(Supplied data)

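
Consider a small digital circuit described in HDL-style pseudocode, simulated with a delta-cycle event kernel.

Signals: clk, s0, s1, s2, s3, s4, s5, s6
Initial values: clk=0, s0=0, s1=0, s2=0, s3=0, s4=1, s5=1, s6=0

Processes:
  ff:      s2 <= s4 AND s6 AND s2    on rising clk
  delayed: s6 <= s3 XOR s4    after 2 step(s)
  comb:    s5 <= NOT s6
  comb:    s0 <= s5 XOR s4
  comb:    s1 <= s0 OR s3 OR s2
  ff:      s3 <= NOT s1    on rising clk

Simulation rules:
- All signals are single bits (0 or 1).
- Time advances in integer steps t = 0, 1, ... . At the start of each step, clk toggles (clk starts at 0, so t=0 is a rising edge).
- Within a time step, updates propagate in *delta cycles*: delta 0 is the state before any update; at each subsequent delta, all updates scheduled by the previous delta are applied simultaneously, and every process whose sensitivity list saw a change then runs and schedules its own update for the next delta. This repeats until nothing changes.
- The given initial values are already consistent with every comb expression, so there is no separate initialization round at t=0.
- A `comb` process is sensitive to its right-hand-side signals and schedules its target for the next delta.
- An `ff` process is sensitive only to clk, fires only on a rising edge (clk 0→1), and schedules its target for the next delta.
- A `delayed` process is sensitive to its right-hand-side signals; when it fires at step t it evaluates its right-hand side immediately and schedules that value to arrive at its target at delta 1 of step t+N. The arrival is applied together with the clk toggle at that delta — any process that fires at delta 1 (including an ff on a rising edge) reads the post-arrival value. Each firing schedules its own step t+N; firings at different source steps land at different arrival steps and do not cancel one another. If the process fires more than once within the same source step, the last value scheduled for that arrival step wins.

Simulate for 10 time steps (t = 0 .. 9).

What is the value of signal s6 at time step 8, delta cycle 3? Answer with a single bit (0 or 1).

[bits: s6,s2,s4,s3,clk,s1,s0,s5]
t=0: Δ0=00100001 Δ1=00101001 Δ2=00111001 Δ3=00111101 | 3Δ
t=1: Δ0=00111101 Δ1=00110101 | 1Δ
t=2: Δ0=00110101 Δ1=00111101 Δ2=00101101 Δ3=00101001 | 3Δ
t=3: Δ0=00101001 Δ1=00100001 | 1Δ
t=4: Δ0=00100001 Δ1=10101001 Δ2=10111000 Δ3=10111110 | 3Δ
t=5: Δ0=10111110 Δ1=10110110 | 1Δ
t=6: Δ0=10110110 Δ1=00111110 Δ2=00101111 Δ3=00101101 Δ4=00101001 | 4Δ
t=7: Δ0=00101001 Δ1=00100001 | 1Δ
t=8: Δ0=00100001 Δ1=10101001 Δ2=10111000 Δ3=10111110 | 3Δ
t=9: Δ0=10111110 Δ1=10110110 | 1Δ

1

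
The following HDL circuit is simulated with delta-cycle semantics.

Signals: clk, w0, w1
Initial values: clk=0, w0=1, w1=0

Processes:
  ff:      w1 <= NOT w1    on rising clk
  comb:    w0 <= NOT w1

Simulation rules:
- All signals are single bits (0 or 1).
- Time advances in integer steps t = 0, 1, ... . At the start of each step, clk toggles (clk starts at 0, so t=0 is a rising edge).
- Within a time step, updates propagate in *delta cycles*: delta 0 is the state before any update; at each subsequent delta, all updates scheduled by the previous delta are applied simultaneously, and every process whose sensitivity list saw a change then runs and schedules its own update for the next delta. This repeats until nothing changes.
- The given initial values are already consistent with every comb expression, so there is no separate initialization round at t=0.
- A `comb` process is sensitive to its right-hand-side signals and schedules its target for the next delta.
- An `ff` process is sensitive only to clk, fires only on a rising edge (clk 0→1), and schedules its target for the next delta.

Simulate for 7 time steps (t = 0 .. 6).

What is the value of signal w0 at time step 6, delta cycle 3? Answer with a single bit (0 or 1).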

(End Supplied data)

### Work task
Please repeat the data in full so that nothing differs from the original.

### Task output
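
Consider a small digital circuit described in HDL-style pseudocode, simulated with a delta-cycle event kernel.

Signals: clk, s0, s1, s2, s3, s4, s5, s6
Initial values: clk=0, s0=0, s1=0, s2=0, s3=0, s4=1, s5=1, s6=0

Processes:
  ff:      s2 <= s4 AND s6 AND s2    on rising clk
  delayed: s6 <= s3 XOR s4    after 2 step(s)
  comb:    s5 <= NOT s6
  comb:    s0 <= s5 XOR s4
  comb:    s1 <= s0 OR s3 OR s2
  ff:      s3 <= NOT s1    on rising clk

Simulation rules:
- All signals are single bits (0 or 1).
- Time advances in integer steps t = 0, 1, ... . At the start of each step, clk toggles (clk starts at 0, so t=0 is a rising edge).
- Within a time step, updates propagate in *delta cycles*: delta 0 is the state before any update; at each subsequent delta, all updates scheduled by the previous delta are applied simultaneously, and every process whose sensitivity list saw a change then runs and schedules its own update for the next delta. This repeats until nothing changes.
- The given initial values are already consistent with every comb expression, so there is no separate initialization round at t=0.
- A `comb` process is sensitive to its right-hand-side signals and schedules its target for the next delta.
- An `ff` process is sensitive only to clk, fires only on a rising edge (clk 0→1), and schedules its target for the next delta.
- A `delayed` process is sensitive to its right-hand-side signals; when it fires at step t it evaluates its right-hand side immediately and schedules that value to arrive at its target at delta 1 of step t+N. The arrival is applied together with the clk toggle at that delta — any process that fires at delta 1 (including an ff on a rising edge) reads the post-arrival value. Each firing schedules its own step t+N; firings at different source steps land at different arrival steps and do not cancel one another. If the process fires more than once within the same source step, the last value scheduled for that arrival step wins.

Simulate for 10 time steps (t = 0 .. 9).

What is the value of signal s6 at time step 8, delta cycle 3? Answer with a single bit (0 or 1).

[bits: s6,s2,s4,s3,clk,s1,s0,s5]
t=0: Δ0=00100001 Δ1=00101001 Δ2=00111001 Δ3=00111101 | 3Δ
t=1: Δ0=00111101 Δ1=00110101 | 1Δ
t=2: Δ0=00110101 Δ1=00111101 Δ2=00101101 Δ3=00101001 | 3Δ
t=3: Δ0=00101001 Δ1=00100001 | 1Δ
t=4: Δ0=00100001 Δ1=10101001 Δ2=10111000 Δ3=10111110 | 3Δ
t=5: Δ0=10111110 Δ1=10110110 | 1Δ
t=6: Δ0=10110110 Δ1=00111110 Δ2=00101111 Δ3=00101101 Δ4=00101001 | 4Δ
t=7: Δ0=00101001 Δ1=00100001 | 1Δ
t=8: Δ0=00100001 Δ1=10101001 Δ2=10111000 Δ3=10111110 | 3Δ
t=9: Δ0=10111110 Δ1=10110110 | 1Δ

1

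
The following HDL circuit is simulated with delta-cycle semantics.

Signals: clk, w0, w1
Initial values: clk=0, w0=1, w1=0

Processes:
  ff:      w1 <= NOT w1    on rising clk
  comb:    w0 <= NOT w1

Simulation rules:
- All signals are single bits (0 or 1).
- Time advances in integer steps t = 0, 1, ... . At the start of each step, clk toggles (clk starts at 0, so t=0 is a rising edge).
- Within a time step, updates propagate in *delta cycles*: delta 0 is the state before any update; at each subsequent delta, all updates scheduled by the previous delta are applied simultaneously, and every process whose sensitivity list saw a change then runs and schedules its own update for the next delta. This repeats until nothing changes.
- The given initial values are already consistent with every comb expression, so there is no separate initialization round at t=0.
- A `comb` process is sensitive to its right-hand-side signals and schedules its target for the next delta.
- An `ff` process is sensitive only to clk, fires only on a rising edge (clk 0→1), and schedules its target for the next delta.

Simulate for 7 time steps (t = 0 .. 6).

What is the value of signal w0 at time step 6, delta cycle 3? Answer with a single bit (0 or 1).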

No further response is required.